> WHAT YOU HAVE TO DO
Present exactly, and only, the lines running from the line that contains "A gusset plate of S355" through the end of the entries below.

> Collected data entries
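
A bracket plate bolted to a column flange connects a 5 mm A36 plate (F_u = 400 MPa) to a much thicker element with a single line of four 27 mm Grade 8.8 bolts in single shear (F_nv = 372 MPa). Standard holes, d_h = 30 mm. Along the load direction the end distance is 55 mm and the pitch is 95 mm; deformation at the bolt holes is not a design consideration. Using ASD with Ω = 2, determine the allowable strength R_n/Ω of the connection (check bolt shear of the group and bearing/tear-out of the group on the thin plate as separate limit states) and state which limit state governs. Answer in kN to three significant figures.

Bolt shear: A_b = π·27²/4 = 572.6 mm²; R_n = 372 × 572.6 × 4 × 1 / 1000 = 852 kN → 852 / 2 = 426 kN.
Bearing (1.5 l_c t F_u ≤ 3.0 d t F_u): upper limit = 3.0·27·5·400 / 1000 = 162 kN.
  Edge l_c = 55 − 30/2 = 40 → r_n = 120 kN; interior l_c = 95 − 30 = 65 → r_n = 162 kN.
  R_n,bearing = 1·120 + 3·162 = 606 kN → 606 / 2 = 303 kN.
Bearing governs: 303 kN.

303 kN (bearing governs)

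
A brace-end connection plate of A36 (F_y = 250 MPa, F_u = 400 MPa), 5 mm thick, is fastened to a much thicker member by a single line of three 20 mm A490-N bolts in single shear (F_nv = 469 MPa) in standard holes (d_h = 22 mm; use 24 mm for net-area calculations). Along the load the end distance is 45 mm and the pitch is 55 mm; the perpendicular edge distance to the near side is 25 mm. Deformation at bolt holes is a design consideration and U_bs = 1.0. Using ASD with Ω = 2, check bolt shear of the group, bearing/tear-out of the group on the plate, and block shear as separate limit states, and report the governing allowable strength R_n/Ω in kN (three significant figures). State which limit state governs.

Bolt shear: A_b = π·20²/4 = 314.2 mm²; R_n = 469 × 314.2 × 3 × 1 / 1000 = 442 kN → 442 / 2 = 221 kN.
Bearing: edge l_c = 34, r_n = 81.6 kN; interior l_c = 33, r_n = 79.2 kN; R_n = 81.6 + 2·79.2 = 240 kN → 120 kN.
Block shear: A_gv = 775, A_nv = 475, A_nt = 65 mm²; R_n = min(0.6F_uA_nv, 0.6F_yA_gv) + U_bs·F_u·A_nt = 140 kN → 70 kN.
Block shear governs: 70 kN.

70 kN (block shear governs)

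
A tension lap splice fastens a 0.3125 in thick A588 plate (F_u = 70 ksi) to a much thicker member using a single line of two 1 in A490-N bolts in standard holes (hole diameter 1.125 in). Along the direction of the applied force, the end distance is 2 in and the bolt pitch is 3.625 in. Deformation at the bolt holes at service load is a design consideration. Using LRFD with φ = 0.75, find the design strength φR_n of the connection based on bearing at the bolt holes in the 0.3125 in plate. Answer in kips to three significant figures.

Per bolt r_n = 1.2 l_c t F_u ≤ 2.4 d t F_u; upper limit = 2.4 × 1 × 0.3125 × 70 = 52.5 kips.
Edge bolt: l_c = 2 − 1.125/2 = 1.438 in → 1.2 × 1.438 × 0.3125 × 70 = 37.73 → r_n = 37.73 kips.
Interior bolts: l_c = 3.625 − 1.125 = 2.5 in → 1.2 × 2.5 × 0.3125 × 70 = 65.62 → r_n = 52.5 kips.
R_n = 1 × 37.73 + 1 × 52.5 = 90.23 kips.
Design strength φR_n = 0.75 × 90.23 = 67.7 kips.

67.7 kips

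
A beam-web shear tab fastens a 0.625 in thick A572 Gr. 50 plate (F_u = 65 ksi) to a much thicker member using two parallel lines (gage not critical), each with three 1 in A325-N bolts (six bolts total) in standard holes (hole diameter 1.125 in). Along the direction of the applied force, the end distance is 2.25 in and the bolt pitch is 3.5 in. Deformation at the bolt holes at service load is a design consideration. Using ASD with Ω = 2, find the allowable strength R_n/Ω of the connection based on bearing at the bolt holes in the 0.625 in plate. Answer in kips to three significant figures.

277 kips

Per bolt r_n = 1.2 l_c t F_u ≤ 2.4 d t F_u; upper limit = 2.4 × 1 × 0.625 × 65 = 97.5 kips.
Edge bolt: l_c = 2.25 − 1.125/2 = 1.688 in → 1.2 × 1.688 × 0.625 × 65 = 82.27 → r_n = 82.27 kips.
Interior bolts: l_c = 3.5 − 1.125 = 2.375 in → 1.2 × 2.375 × 0.625 × 65 = 115.8 → r_n = 97.5 kips.
R_n = 2 × 82.27 + 4 × 97.5 = 554.5 kips.
Allowable strength R_n/Ω = 554.5 / 2 = 277 kips.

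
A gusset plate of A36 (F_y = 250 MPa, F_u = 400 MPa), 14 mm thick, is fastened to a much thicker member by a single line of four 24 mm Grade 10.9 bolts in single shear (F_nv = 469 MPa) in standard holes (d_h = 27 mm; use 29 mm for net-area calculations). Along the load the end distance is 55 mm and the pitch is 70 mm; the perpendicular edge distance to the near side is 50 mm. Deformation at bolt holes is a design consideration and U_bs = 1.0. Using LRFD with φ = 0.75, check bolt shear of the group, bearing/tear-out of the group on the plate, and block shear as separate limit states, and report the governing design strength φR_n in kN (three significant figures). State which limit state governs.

561 kN (block shear governs)

Bolt shear: A_b = π·24²/4 = 452.4 mm²; R_n = 469 × 452.4 × 4 × 1 / 1000 = 848.7 kN → 0.75 × 848.7 = 637 kN.
Bearing: edge l_c = 41.5, r_n = 278.9 kN; interior l_c = 43, r_n = 289 kN; R_n = 278.9 + 3·289 = 1146 kN → 859 kN.
Block shear: A_gv = 3710, A_nv = 2289, A_nt = 497 mm²; R_n = min(0.6F_uA_nv, 0.6F_yA_gv) + U_bs·F_u·A_nt = 748.2 kN → 561 kN.
Block shear governs: 561 kN.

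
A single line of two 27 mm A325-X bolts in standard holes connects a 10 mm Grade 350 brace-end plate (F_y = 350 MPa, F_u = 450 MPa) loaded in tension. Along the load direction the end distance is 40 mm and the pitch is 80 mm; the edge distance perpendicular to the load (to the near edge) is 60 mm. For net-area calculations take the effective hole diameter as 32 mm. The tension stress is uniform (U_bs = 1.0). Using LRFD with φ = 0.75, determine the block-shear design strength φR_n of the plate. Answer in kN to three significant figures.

Shear plane L_v = 40 + 1·80 = 120 mm; A_gv = 120 × 10 = 1200 mm².
A_nv = (120 − 1.5·32) × 10 = 720 mm².
A_nt = (60 − 0.5·32) × 10 = 440 mm².
0.6 F_u A_nv = 194.4 kN; 0.6 F_y A_gv = 252 kN → shear rupture governs the shear term.
R_n = 194.4 + 1.0 × 450 × 440 / 1000 = 392.4 kN.
Design strength φR_n = 0.75 × 392.4 = 294 kN.

294 kN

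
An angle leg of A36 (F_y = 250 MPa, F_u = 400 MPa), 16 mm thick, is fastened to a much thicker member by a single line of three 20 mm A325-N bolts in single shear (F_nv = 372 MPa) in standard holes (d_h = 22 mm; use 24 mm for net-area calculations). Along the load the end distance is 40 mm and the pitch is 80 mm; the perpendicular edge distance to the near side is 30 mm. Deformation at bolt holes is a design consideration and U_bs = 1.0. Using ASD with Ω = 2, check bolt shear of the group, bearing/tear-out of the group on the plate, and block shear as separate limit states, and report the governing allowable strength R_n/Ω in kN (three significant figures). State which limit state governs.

Bolt shear: A_b = π·20²/4 = 314.2 mm²; R_n = 372 × 314.2 × 3 × 1 / 1000 = 350.6 kN → 350.6 / 2 = 175 kN.
Bearing: edge l_c = 29, r_n = 222.7 kN; interior l_c = 58, r_n = 307.2 kN; R_n = 222.7 + 2·307.2 = 837.1 kN → 419 kN.
Block shear: A_gv = 3200, A_nv = 2240, A_nt = 288 mm²; R_n = min(0.6F_uA_nv, 0.6F_yA_gv) + U_bs·F_u·A_nt = 595.2 kN → 298 kN.
Bolt shear governs: 175 kN.

175 kN (bolt shear governs)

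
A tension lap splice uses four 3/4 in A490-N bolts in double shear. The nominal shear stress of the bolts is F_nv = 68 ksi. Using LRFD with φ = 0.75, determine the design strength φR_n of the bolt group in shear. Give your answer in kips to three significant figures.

A_b = π × 0.75² / 4 = 0.4418 in².
R_n = F_nv · A_b · n · n_s = 68 × 0.4418 × 4 × 2 = 240.3 kips.
Design strength φR_n = 0.75 × 240.3 = 180 kips.

180 kips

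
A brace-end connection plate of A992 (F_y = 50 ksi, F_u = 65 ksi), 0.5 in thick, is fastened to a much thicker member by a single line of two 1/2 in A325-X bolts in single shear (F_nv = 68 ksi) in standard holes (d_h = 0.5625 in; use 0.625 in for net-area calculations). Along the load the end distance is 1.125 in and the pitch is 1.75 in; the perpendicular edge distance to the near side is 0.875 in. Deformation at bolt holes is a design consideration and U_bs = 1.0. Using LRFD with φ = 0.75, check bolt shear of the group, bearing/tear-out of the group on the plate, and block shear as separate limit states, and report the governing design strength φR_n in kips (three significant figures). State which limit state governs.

Bolt shear: A_b = π·0.5²/4 = 0.1963 in²; R_n = 68 × 0.1963 × 2 × 1 = 26.7 kips → 0.75 × 26.7 = 20 kips.
Bearing: edge l_c = 0.8438, r_n = 32.91 kips; interior l_c = 1.188, r_n = 39 kips; R_n = 32.91 + 1·39 = 71.91 kips → 53.9 kips.
Block shear: A_gv = 1.438, A_nv = 0.9688, A_nt = 0.2812 in²; R_n = min(0.6F_uA_nv, 0.6F_yA_gv) + U_bs·F_u·A_nt = 56.06 kips → 42 kips.
Bolt shear governs: 20 kips.

20 kips (bolt shear governs)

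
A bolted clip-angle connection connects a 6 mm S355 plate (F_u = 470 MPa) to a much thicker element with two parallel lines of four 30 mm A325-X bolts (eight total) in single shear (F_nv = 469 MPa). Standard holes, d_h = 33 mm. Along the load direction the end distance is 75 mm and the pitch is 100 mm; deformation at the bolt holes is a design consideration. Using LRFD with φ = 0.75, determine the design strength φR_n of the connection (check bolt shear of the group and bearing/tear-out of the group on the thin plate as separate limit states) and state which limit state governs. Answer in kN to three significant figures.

1210 kN (bearing governs)

Bolt shear: A_b = π·30²/4 = 706.9 mm²; R_n = 469 × 706.9 × 8 × 1 / 1000 = 2652 kN → 0.75 × 2652 = 1990 kN.
Bearing (1.2 l_c t F_u ≤ 2.4 d t F_u): upper limit = 2.4·30·6·470 / 1000 = 203 kN.
  Edge l_c = 75 − 33/2 = 58.5 → r_n = 198 kN; interior l_c = 100 − 33 = 67 → r_n = 203 kN.
  R_n,bearing = 2·198 + 6·203 = 1614 kN → 0.75 × 1614 = 1210 kN.
Bearing governs: 1210 kN.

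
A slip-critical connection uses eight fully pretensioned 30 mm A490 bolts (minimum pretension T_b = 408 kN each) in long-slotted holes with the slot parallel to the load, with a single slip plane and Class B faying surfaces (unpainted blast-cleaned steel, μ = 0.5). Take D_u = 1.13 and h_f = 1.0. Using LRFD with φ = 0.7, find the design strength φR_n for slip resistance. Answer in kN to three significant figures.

1290 kN

R_n = μ · D_u · h_f · T_b · n_s · n_b = 0.5 × 1.13 × 1.0 × 408 × 1 × 8 = 1844 kN.
Design strength φR_n = 0.7 × 1844 = 1290 kN.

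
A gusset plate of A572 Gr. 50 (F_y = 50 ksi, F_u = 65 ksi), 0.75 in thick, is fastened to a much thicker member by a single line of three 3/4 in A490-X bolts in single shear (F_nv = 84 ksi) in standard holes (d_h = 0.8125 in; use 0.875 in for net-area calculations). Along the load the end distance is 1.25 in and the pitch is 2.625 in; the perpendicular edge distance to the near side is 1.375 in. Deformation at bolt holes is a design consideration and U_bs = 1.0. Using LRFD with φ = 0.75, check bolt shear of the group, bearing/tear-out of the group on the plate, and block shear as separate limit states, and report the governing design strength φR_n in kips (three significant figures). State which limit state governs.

83.5 kips (bolt shear governs)

Bolt shear: A_b = π·0.75²/4 = 0.4418 in²; R_n = 84 × 0.4418 × 3 × 1 = 111.3 kips → 0.75 × 111.3 = 83.5 kips.
Bearing: edge l_c = 0.8438, r_n = 49.36 kips; interior l_c = 1.812, r_n = 87.75 kips; R_n = 49.36 + 2·87.75 = 224.9 kips → 169 kips.
Block shear: A_gv = 4.875, A_nv = 3.234, A_nt = 0.7031 in²; R_n = min(0.6F_uA_nv, 0.6F_yA_gv) + U_bs·F_u·A_nt = 171.8 kips → 129 kips.
Bolt shear governs: 83.5 kips.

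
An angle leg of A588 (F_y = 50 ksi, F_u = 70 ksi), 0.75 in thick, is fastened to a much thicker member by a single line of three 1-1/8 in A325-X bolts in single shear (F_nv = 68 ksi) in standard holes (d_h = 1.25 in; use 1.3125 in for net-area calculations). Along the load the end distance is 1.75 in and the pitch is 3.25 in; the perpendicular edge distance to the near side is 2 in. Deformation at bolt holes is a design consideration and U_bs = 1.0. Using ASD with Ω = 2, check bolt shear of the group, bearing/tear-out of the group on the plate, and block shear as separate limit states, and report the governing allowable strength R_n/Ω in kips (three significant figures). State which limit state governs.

Bolt shear: A_b = π·1.125²/4 = 0.994 in²; R_n = 68 × 0.994 × 3 × 1 = 202.8 kips → 202.8 / 2 = 101 kips.
Bearing: edge l_c = 1.125, r_n = 70.88 kips; interior l_c = 2, r_n = 126 kips; R_n = 70.88 + 2·126 = 322.9 kips → 161 kips.
Block shear: A_gv = 6.188, A_nv = 3.727, A_nt = 1.008 in²; R_n = min(0.6F_uA_nv, 0.6F_yA_gv) + U_bs·F_u·A_nt = 227.1 kips → 114 kips.
Bolt shear governs: 101 kips.

101 kips (bolt shear governs)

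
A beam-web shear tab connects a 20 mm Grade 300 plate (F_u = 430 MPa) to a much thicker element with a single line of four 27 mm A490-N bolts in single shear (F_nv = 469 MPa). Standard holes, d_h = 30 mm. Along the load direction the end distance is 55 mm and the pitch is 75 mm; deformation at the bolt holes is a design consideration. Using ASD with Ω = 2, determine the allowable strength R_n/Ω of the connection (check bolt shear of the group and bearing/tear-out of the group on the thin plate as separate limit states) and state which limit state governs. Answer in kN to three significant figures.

Bolt shear: A_b = π·27²/4 = 572.6 mm²; R_n = 469 × 572.6 × 4 × 1 / 1000 = 1074 kN → 1074 / 2 = 537 kN.
Bearing (1.2 l_c t F_u ≤ 2.4 d t F_u): upper limit = 2.4·27·20·430 / 1000 = 557.3 kN.
  Edge l_c = 55 − 30/2 = 40 → r_n = 412.8 kN; interior l_c = 75 − 30 = 45 → r_n = 464.4 kN.
  R_n,bearing = 1·412.8 + 3·464.4 = 1806 kN → 1806 / 2 = 903 kN.
Bolt shear governs: 537 kN.

537 kN (bolt shear governs)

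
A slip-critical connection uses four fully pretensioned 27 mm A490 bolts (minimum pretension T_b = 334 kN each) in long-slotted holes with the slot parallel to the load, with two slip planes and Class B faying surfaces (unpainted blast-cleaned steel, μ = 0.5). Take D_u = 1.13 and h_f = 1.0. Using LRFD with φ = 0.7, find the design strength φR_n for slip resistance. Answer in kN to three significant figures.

R_n = μ · D_u · h_f · T_b · n_s · n_b = 0.5 × 1.13 × 1.0 × 334 × 2 × 4 = 1510 kN.
Design strength φR_n = 0.7 × 1510 = 1060 kN.

1060 kN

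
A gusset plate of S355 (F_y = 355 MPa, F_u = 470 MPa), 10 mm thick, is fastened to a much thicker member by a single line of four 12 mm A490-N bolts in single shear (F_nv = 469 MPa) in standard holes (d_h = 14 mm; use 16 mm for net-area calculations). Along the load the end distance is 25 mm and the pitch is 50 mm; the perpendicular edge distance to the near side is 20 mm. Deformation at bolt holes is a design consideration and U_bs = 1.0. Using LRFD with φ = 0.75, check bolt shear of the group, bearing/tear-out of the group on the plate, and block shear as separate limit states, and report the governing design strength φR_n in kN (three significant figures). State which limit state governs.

159 kN (bolt shear governs)

Bolt shear: A_b = π·12²/4 = 113.1 mm²; R_n = 469 × 113.1 × 4 × 1 / 1000 = 212.2 kN → 0.75 × 212.2 = 159 kN.
Bearing: edge l_c = 18, r_n = 101.5 kN; interior l_c = 36, r_n = 135.4 kN; R_n = 101.5 + 3·135.4 = 507.6 kN → 381 kN.
Block shear: A_gv = 1750, A_nv = 1190, A_nt = 120 mm²; R_n = min(0.6F_uA_nv, 0.6F_yA_gv) + U_bs·F_u·A_nt = 392 kN → 294 kN.
Bolt shear governs: 159 kN.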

> COMPLETED EXERCISE
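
A gusset plate of S355 (F_y = 355 MPa, F_u = 470 MPa), 10 mm thick, is fastened to a much thicker member by a single line of four 12 mm A490-N bolts in single shear (F_nv = 469 MPa) in standard holes (d_h = 14 mm; use 16 mm for net-area calculations). Along the load the end distance is 25 mm and the pitch is 50 mm; the perpendicular edge distance to the near side is 20 mm. Deformation at bolt holes is a design consideration and U_bs = 1.0. Using LRFD with φ = 0.75, check bolt shear of the group, bearing/tear-out of the group on the plate, and block shear as separate limit states, and report the governing design strength φR_n in kN (three significant figures). State which limit state governs.

159 kN (bolt shear governs)

Bolt shear: A_b = π·12²/4 = 113.1 mm²; R_n = 469 × 113.1 × 4 × 1 / 1000 = 212.2 kN → 0.75 × 212.2 = 159 kN.
Bearing: edge l_c = 18, r_n = 101.5 kN; interior l_c = 36, r_n = 135.4 kN; R_n = 101.5 + 3·135.4 = 507.6 kN → 381 kN.
Block shear: A_gv = 1750, A_nv = 1190, A_nt = 120 mm²; R_n = min(0.6F_uA_nv, 0.6F_yA_gv) + U_bs·F_u·A_nt = 392 kN → 294 kN.
Bolt shear governs: 159 kN.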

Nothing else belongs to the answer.